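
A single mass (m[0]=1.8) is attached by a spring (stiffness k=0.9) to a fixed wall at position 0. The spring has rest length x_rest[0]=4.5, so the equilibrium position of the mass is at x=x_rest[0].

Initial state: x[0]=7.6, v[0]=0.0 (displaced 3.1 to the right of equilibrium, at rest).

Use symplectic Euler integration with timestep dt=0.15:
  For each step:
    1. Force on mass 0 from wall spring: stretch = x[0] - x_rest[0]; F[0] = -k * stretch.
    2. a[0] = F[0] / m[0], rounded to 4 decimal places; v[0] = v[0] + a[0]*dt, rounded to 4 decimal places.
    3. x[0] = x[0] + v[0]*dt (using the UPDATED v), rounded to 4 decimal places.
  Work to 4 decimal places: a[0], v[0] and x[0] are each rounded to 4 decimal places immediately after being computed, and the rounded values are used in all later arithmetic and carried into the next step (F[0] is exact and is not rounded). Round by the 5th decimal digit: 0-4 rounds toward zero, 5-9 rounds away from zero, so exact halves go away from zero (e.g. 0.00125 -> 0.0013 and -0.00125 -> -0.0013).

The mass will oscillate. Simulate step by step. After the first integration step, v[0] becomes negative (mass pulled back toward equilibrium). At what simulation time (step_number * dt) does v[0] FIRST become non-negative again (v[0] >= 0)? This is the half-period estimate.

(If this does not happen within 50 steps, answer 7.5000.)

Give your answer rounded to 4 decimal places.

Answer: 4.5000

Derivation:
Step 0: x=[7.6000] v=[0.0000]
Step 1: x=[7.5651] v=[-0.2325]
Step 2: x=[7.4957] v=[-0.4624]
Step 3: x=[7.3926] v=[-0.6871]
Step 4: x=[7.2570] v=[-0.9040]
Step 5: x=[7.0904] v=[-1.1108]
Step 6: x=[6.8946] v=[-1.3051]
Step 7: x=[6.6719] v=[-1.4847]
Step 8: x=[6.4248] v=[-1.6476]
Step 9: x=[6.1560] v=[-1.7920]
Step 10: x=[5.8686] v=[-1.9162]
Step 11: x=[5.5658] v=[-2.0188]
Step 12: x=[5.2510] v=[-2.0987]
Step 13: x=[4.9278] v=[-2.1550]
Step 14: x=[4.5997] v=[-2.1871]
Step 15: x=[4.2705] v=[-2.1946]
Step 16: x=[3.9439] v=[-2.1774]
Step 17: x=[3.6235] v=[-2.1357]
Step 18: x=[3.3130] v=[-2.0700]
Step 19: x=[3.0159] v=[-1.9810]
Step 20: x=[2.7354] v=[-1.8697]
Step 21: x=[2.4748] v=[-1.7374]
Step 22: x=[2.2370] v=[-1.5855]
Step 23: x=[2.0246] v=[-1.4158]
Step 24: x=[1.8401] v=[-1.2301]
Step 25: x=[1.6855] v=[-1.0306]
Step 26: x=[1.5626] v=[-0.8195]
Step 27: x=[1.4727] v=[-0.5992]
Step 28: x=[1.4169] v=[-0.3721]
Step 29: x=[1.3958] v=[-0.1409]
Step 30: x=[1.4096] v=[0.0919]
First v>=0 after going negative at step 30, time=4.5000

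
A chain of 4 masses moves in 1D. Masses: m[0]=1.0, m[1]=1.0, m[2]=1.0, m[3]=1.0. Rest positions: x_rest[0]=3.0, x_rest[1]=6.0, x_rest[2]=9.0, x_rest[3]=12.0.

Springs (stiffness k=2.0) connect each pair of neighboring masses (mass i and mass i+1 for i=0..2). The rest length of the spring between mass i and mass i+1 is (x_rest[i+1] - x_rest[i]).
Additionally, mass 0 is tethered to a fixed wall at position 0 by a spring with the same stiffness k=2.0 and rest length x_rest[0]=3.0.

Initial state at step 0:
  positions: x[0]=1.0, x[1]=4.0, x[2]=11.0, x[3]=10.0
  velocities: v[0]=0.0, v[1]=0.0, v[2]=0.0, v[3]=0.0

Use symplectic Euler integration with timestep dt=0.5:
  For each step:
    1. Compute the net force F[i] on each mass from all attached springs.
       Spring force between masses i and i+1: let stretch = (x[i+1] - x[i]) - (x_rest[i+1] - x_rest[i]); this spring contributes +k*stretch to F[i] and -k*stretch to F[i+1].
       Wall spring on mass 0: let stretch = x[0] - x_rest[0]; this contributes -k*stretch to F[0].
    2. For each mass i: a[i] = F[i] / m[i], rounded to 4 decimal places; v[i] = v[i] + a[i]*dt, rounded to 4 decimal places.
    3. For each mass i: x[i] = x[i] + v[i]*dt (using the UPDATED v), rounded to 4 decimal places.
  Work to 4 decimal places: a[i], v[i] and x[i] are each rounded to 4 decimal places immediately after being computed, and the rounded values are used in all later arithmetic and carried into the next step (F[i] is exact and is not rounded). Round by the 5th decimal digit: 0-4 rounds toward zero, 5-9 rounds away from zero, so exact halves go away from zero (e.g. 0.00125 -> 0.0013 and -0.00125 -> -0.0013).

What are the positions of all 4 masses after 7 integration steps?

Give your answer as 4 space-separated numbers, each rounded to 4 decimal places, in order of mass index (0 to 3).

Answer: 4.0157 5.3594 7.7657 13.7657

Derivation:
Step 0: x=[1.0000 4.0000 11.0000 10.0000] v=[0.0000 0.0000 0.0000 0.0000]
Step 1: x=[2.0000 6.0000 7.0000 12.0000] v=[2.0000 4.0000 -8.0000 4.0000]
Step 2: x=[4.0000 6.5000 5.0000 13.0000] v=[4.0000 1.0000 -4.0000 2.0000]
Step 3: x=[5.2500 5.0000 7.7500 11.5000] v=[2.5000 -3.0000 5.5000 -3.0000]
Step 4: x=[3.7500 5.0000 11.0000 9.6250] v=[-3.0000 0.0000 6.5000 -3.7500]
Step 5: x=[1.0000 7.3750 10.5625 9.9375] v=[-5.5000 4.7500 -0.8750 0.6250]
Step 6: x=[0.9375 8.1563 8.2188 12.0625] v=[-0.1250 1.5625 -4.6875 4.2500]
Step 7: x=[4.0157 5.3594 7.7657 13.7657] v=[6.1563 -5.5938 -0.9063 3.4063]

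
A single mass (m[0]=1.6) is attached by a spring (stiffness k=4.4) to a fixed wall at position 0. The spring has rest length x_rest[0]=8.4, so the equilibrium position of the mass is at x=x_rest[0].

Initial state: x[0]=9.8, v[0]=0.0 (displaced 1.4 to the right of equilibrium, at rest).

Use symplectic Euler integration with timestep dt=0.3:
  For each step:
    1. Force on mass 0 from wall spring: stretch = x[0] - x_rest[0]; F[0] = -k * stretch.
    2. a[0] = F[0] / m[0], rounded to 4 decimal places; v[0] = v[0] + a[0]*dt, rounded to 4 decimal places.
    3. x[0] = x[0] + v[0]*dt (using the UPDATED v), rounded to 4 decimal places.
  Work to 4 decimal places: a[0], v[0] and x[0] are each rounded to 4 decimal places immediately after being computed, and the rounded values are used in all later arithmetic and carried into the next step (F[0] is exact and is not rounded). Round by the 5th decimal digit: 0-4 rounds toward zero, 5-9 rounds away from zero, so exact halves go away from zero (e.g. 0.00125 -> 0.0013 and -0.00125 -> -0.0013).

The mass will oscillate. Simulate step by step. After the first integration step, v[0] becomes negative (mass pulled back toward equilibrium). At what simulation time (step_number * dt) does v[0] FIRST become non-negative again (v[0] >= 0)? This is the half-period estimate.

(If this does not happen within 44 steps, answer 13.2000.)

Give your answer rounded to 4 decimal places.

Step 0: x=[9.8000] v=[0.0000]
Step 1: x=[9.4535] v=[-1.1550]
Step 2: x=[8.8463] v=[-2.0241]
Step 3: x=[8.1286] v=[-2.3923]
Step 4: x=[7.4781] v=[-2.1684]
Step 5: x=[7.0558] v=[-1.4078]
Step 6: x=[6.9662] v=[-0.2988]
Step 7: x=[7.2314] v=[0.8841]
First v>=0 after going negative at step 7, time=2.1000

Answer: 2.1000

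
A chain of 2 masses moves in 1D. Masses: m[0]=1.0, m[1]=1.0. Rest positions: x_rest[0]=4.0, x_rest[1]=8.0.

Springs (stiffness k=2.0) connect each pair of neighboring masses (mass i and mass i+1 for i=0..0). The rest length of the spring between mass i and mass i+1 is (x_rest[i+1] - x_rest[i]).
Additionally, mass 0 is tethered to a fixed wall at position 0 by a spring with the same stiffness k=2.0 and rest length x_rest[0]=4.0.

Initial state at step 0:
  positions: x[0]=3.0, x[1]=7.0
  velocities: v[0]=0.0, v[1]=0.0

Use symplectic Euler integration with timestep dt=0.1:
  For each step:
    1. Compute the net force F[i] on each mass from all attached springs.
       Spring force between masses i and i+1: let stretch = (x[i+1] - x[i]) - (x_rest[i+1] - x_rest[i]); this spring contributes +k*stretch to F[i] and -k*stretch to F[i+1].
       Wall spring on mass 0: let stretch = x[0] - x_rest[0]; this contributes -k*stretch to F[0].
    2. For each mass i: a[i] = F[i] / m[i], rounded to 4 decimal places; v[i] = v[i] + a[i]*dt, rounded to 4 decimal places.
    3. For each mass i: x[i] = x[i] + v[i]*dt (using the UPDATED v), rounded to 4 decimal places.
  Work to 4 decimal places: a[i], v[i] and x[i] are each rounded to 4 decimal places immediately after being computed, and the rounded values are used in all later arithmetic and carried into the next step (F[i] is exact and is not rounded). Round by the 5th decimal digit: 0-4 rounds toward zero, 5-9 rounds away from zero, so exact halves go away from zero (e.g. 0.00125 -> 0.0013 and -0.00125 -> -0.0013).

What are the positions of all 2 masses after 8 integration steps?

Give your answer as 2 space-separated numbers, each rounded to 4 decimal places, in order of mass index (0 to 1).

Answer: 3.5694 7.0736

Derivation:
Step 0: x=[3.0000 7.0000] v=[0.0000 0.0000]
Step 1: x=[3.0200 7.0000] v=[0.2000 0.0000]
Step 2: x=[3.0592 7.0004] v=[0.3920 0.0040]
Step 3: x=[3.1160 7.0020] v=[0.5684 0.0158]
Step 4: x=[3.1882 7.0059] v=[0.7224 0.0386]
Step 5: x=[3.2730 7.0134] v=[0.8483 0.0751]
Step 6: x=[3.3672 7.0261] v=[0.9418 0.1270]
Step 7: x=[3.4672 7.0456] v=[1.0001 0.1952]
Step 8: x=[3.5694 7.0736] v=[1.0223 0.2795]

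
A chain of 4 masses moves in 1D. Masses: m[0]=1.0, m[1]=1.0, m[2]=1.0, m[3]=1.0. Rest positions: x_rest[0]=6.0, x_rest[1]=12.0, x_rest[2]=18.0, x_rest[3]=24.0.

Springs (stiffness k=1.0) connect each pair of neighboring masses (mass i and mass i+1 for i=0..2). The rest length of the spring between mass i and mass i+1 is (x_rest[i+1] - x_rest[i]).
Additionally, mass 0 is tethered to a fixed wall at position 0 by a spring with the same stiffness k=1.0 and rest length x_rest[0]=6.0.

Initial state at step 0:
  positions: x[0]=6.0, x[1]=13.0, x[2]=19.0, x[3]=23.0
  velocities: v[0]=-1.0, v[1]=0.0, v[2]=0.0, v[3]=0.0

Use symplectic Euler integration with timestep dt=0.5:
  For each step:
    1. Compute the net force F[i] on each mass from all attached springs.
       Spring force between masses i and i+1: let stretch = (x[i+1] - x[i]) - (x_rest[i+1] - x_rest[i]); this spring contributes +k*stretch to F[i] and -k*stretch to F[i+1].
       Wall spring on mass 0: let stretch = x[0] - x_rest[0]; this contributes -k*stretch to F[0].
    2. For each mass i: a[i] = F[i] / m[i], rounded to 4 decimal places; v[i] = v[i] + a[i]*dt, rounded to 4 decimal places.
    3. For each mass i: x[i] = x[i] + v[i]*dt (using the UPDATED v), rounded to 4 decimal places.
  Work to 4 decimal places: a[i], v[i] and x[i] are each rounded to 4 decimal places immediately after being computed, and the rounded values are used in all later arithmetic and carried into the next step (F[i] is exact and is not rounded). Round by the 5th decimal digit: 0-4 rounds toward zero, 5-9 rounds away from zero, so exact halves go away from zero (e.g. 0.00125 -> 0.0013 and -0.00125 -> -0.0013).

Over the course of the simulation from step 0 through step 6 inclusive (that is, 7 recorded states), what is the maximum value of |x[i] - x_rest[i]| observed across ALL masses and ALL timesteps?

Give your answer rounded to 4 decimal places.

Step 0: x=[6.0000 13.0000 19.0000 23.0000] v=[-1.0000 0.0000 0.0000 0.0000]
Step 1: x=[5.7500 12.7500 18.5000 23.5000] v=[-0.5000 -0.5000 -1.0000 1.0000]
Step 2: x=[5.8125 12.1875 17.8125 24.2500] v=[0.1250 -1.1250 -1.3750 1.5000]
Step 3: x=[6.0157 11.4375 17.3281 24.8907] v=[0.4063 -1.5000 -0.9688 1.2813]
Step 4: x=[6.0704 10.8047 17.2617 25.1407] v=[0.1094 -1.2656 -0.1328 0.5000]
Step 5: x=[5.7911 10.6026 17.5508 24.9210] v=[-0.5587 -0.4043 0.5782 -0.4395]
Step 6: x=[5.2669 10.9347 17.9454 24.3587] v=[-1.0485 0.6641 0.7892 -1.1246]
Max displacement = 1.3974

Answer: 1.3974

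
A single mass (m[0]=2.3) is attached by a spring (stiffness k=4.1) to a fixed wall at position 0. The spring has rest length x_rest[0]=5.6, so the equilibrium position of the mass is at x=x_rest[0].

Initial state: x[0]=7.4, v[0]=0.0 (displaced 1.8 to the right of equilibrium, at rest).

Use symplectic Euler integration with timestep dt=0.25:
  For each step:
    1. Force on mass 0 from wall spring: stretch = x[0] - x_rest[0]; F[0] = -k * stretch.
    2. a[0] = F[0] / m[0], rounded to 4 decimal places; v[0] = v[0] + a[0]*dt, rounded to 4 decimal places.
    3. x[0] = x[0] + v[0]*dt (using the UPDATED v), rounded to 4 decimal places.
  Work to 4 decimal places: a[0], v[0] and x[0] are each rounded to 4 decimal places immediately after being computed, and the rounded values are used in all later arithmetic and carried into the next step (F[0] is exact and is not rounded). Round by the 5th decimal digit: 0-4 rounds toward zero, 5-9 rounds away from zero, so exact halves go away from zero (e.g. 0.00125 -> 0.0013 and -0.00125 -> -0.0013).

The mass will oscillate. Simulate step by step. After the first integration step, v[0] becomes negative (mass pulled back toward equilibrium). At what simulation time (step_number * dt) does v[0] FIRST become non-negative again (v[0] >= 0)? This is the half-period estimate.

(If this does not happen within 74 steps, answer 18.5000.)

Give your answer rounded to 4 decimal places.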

********************

WORK REQUEST:
Give the lines again, exactly as they stand, from the beginning of the data through the line with "(If this does not happen within 50".

RESULT OF THIS TASK:
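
A single mass (m[0]=1.8) is attached by a spring (stiffness k=0.9) to a fixed wall at position 0. The spring has rest length x_rest[0]=4.5, so the equilibrium position of the mass is at x=x_rest[0].

Initial state: x[0]=7.6, v[0]=0.0 (displaced 3.1 to the right of equilibrium, at rest).

Use symplectic Euler integration with timestep dt=0.15:
  For each step:
    1. Force on mass 0 from wall spring: stretch = x[0] - x_rest[0]; F[0] = -k * stretch.
    2. a[0] = F[0] / m[0], rounded to 4 decimal places; v[0] = v[0] + a[0]*dt, rounded to 4 decimal places.
    3. x[0] = x[0] + v[0]*dt (using the UPDATED v), rounded to 4 decimal places.
  Work to 4 decimal places: a[0], v[0] and x[0] are each rounded to 4 decimal places immediately after being computed, and the rounded values are used in all later arithmetic and carried into the next step (F[0] is exact and is not rounded). Round by the 5th decimal digit: 0-4 rounds toward zero, 5-9 rounds away from zero, so exact halves go away from zero (e.g. 0.00125 -> 0.0013 and -0.00125 -> -0.0013).

The mass will oscillate. Simulate step by step. After the first integration step, v[0] becomes negative (mass pulled back toward equilibrium). At what simulation time (step_number * dt) does v[0] FIRST become non-negative again (v[0] >= 0)? This is the half-period estimate.

(If this does not happen within 50 steps, answer 7.5000.)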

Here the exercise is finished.